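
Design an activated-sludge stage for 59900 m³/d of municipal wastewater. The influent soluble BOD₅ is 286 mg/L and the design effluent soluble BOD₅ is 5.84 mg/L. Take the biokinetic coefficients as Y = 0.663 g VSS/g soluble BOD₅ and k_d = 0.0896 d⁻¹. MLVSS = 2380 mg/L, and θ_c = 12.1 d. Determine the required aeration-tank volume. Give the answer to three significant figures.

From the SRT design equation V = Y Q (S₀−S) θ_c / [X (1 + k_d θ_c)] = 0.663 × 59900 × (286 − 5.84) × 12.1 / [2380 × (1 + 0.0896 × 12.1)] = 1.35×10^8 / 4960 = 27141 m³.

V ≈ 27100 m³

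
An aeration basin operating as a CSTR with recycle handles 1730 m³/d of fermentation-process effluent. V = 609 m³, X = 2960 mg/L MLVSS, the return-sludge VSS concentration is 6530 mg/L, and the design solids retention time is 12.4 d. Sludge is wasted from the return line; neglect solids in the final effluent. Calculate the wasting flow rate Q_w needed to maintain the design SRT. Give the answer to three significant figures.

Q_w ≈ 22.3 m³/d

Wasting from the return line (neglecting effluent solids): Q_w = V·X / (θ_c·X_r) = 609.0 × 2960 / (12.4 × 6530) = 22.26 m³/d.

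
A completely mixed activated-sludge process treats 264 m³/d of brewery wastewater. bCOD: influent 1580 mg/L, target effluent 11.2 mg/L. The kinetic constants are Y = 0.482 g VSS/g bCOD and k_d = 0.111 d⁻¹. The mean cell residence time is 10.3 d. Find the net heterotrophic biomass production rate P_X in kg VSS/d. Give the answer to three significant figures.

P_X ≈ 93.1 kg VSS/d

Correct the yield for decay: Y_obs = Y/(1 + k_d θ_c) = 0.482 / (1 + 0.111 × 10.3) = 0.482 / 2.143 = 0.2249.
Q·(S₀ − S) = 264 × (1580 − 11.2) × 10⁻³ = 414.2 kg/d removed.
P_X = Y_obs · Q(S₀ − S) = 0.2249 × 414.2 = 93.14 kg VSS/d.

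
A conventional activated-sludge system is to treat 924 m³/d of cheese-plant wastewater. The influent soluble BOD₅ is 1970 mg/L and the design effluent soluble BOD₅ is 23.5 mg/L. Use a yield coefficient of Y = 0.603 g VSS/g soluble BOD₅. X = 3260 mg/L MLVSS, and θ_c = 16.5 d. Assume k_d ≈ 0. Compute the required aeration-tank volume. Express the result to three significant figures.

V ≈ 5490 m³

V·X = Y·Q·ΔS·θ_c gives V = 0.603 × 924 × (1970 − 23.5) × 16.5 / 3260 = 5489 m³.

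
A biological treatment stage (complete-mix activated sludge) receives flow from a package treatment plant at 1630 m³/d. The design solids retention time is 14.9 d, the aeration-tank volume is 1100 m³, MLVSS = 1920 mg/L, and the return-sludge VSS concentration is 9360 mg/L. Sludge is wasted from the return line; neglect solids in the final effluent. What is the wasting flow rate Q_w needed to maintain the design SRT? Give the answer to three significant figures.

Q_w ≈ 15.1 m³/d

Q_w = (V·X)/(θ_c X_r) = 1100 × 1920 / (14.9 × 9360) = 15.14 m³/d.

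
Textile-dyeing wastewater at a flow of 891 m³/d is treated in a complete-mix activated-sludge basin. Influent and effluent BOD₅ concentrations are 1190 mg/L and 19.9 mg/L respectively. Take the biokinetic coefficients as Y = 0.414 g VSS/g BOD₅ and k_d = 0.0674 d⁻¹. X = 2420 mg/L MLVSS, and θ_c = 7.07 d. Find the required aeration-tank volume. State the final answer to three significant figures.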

-=-=-=-=-

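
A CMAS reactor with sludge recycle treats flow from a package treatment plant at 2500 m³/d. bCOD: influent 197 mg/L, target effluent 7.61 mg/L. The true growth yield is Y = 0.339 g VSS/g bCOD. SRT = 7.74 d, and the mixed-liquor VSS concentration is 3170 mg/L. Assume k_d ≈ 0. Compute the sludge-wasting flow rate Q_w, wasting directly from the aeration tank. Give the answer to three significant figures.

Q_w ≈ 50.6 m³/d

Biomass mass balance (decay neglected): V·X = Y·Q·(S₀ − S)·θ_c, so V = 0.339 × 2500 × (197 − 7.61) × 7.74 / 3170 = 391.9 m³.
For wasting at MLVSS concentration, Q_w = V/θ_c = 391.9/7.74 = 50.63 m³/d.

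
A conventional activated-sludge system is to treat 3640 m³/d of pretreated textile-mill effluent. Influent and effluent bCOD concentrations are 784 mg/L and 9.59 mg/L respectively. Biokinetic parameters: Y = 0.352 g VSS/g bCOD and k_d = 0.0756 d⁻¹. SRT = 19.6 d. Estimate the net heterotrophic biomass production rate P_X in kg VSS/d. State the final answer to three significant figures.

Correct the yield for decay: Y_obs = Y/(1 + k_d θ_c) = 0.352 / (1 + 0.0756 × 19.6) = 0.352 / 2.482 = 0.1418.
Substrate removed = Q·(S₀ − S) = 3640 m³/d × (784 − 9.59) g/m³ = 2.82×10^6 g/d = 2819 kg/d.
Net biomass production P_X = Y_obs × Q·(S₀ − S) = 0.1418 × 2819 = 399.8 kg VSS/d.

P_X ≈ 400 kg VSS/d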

-=-=-=-=-

Directions for this task – All that is wanted is a faithful reproduction of the line above with "A biological treatment", the line with "Textile-dyeing wastewater at", and every line in between.

Answer to the problem –
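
A biological treatment stage (complete-mix activated sludge) receives flow from a package treatment plant at 1630 m³/d. The design solids retention time is 14.9 d, the aeration-tank volume is 1100 m³, MLVSS = 1920 mg/L, and the return-sludge VSS concentration is 9360 mg/L. Sludge is wasted from the return line; neglect solids in the final effluent. What is the wasting flow rate Q_w needed to maintain the design SRT? Give the answer to three significant figures.

Q_w ≈ 15.1 m³/d

Q_w = (V·X)/(θ_c X_r) = 1100 × 1920 / (14.9 × 9360) = 15.14 m³/d.

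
Textile-dyeing wastewater at a flow of 891 m³/d is treated in a complete-mix activated-sludge basin. Influent and effluent BOD₅ concentrations are 1190 mg/L and 19.9 mg/L respectively. Take the biokinetic coefficients as Y = 0.414 g VSS/g BOD₅ and k_d = 0.0674 d⁻¹. X = 2420 mg/L MLVSS, and θ_c = 7.07 d. Find the required aeration-tank volume. State the final answer to three significant figures.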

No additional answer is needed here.